DATA FOR THIS EXERCISE:
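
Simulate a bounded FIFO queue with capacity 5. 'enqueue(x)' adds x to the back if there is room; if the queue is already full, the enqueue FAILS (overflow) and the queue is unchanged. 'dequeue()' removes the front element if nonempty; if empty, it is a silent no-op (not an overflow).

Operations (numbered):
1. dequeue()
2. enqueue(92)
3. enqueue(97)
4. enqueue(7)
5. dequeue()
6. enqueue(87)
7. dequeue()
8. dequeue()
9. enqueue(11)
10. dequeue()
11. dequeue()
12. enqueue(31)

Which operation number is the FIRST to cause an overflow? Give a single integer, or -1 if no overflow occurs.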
--
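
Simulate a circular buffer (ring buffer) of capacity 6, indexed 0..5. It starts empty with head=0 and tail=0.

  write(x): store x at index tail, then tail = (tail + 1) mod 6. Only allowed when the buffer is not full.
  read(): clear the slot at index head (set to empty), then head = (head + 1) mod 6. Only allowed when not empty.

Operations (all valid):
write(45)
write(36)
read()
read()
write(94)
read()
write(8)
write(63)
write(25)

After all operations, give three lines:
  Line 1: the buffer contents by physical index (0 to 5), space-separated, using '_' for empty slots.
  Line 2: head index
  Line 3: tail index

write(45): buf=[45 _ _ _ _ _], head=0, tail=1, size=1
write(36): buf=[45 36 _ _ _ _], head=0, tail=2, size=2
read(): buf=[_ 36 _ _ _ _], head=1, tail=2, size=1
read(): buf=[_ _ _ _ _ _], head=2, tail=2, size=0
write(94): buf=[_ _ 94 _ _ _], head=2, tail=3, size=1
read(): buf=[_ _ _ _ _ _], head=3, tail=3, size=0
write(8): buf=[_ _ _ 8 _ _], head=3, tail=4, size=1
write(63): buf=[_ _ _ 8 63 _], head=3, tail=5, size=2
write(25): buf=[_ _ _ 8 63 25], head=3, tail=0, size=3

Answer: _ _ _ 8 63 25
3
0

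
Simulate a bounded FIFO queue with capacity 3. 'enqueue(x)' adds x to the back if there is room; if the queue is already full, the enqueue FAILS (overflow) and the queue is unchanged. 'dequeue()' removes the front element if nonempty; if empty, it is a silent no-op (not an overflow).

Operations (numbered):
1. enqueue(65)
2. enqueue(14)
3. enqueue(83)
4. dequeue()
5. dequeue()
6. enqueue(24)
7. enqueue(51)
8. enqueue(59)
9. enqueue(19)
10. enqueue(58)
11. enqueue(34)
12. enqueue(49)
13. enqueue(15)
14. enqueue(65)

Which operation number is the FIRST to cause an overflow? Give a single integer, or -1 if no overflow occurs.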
==
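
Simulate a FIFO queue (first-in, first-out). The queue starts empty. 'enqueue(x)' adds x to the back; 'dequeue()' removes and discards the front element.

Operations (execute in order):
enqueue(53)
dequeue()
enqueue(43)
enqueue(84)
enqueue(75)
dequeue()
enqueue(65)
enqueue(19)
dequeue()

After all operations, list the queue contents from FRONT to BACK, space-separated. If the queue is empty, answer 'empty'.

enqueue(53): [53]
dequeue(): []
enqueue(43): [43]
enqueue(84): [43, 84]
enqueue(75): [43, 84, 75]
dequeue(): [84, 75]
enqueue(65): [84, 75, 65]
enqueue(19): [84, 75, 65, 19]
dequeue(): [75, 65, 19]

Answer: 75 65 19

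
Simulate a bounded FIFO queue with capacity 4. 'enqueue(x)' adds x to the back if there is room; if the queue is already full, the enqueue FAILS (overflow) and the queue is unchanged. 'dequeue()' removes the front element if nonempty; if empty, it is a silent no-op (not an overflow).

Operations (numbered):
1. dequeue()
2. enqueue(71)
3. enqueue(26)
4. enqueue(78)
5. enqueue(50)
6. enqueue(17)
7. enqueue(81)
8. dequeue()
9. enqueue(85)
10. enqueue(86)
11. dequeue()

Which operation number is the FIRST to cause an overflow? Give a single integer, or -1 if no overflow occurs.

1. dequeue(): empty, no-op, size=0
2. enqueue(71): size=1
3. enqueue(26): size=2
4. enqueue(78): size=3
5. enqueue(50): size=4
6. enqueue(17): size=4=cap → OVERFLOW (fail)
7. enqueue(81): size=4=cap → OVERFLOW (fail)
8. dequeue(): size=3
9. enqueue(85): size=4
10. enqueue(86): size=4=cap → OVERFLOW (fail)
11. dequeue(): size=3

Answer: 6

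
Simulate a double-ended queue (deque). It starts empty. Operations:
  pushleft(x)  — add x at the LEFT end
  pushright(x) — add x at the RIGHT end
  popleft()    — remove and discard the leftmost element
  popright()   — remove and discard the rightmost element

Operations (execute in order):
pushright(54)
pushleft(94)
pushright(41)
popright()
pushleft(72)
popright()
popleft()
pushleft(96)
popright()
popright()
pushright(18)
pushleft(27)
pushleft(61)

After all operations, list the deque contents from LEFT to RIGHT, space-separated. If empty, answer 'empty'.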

WHAT IS EXPECTED:
Above are the entries. Copy exactly the part that opens with the line containing "pushleft(61)" and closes with the line containing "After all operations, list the deque", and no more.

TASK SOLUTION:
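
pushleft(61)

After all operations, list the deque contents from LEFT to RIGHT, space-separated. If empty, answer 'empty'.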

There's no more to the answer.